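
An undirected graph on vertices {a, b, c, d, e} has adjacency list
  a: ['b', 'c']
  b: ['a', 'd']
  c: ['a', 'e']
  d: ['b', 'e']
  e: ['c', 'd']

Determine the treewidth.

2

A width-2 tree decomposition is:
Bags: B1 = {a, c, e}  B2 = {a, d, e}  B3 = {a, b, d}
Tree: B1–B2, B2–B3
Every bag has size at most 3, so the width is 3 − 1 = 2 and tw(G) ≤ 2. The edges a–c–e–d–b–a form a cycle, so G is not a tree and its treewidth is at least 2. Therefore the treewidth is 2.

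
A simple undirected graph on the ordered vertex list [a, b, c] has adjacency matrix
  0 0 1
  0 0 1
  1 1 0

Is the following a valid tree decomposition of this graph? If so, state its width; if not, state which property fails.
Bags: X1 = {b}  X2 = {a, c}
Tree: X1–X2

A tree decomposition must satisfy three properties: every vertex lies in some bag; for every edge, both endpoints lie together in some bag; and for every vertex, the bags containing it form a connected subtree. Here edge (c,b) lies in no bag, so the decomposition is invalid.

No — edge (c,b) lies in no bag.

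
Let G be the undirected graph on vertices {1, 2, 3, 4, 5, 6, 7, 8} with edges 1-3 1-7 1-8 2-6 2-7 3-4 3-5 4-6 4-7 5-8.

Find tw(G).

2

A width-2 tree decomposition is:
Bags: B1 = {1, 5, 8}  B2 = {1, 3, 5}  B3 = {1, 3, 7}  B4 = {3, 4, 7}  B5 = {2, 4, 7}  B6 = {2, 4, 6}
Tree: B1–B2, B2–B3, B3–B4, B4–B5, B5–B6
The largest bag has 3 vertices, giving width 2; this decomposition certifies tw(G) ≤ 2. For the lower bound, G contains the cycle 8–5–3–1–8, so G is not a forest; only forests have treewidth ≤ 1, hence tw(G) ≥ 2. Combining the bounds, tw(G) = 2.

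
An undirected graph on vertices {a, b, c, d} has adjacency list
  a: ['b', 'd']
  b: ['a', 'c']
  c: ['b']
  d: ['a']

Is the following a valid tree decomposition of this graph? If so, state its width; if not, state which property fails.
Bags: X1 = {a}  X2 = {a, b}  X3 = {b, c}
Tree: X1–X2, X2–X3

A tree decomposition must satisfy three properties: every vertex lies in some bag; for every edge, both endpoints lie together in some bag; and for every vertex, the bags containing it form a connected subtree. Here vertex d appears in no bag, so the decomposition is invalid.

No — vertex d appears in no bag.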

..........

» **Action item**: Copy out all of the listing, exactly as it reads.

» **Completed exercise**:
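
An undirected graph on vertices {a, b, c, d, e} has adjacency list
  a: ['b', 'c']
  b: ['a', 'd']
  c: ['a', 'e']
  d: ['b', 'e']
  e: ['c', 'd']

Determine the treewidth.

2

A width-2 tree decomposition is:
Bags: B1 = {a, c, e}  B2 = {a, d, e}  B3 = {a, b, d}
Tree: B1–B2, B2–B3
Every bag has size at most 3, so the width is 3 − 1 = 2 and tw(G) ≤ 2. The edges a–c–e–d–b–a form a cycle, so G is not a tree and its treewidth is at least 2. Therefore the treewidth is 2.

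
A simple undirected graph on the ordered vertex list [a, b, c] has adjacency matrix
  0 0 1
  0 0 1
  1 1 0

Is the following a valid tree decomposition of this graph? If so, state its width; if not, state which property fails.
Bags: X1 = {b}  X2 = {a, c}
Tree: X1–X2

A tree decomposition must satisfy three properties: every vertex lies in some bag; for every edge, both endpoints lie together in some bag; and for every vertex, the bags containing it form a connected subtree. Here edge (c,b) lies in no bag, so the decomposition is invalid.

No — edge (c,b) lies in no bag.

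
Let G be the undirected graph on vertices {1, 2, 3, 4, 5, 6, 7, 8} with edges 1-3 1-7 1-8 2-6 2-7 3-4 3-5 4-6 4-7 5-8.

Find tw(G).

2

A width-2 tree decomposition is:
Bags: B1 = {1, 5, 8}  B2 = {1, 3, 5}  B3 = {1, 3, 7}  B4 = {3, 4, 7}  B5 = {2, 4, 7}  B6 = {2, 4, 6}
Tree: B1–B2, B2–B3, B3–B4, B4–B5, B5–B6
The largest bag has 3 vertices, giving width 2; this decomposition certifies tw(G) ≤ 2. For the lower bound, G contains the cycle 8–5–3–1–8, so G is not a forest; only forests have treewidth ≤ 1, hence tw(G) ≥ 2. Combining the bounds, tw(G) = 2.

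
An undirected graph on vertices {a, b, c, d} has adjacency list
  a: ['b', 'd']
  b: ['a', 'c']
  c: ['b']
  d: ['a']

Is the following a valid tree decomposition of this graph? If so, state its width; if not, state which property fails.
Bags: X1 = {a}  X2 = {a, b}  X3 = {b, c}
Tree: X1–X2, X2–X3

A tree decomposition must satisfy three properties: every vertex lies in some bag; for every edge, both endpoints lie together in some bag; and for every vertex, the bags containing it form a connected subtree. Here vertex d appears in no bag, so the decomposition is invalid.

No — vertex d appears in no bag.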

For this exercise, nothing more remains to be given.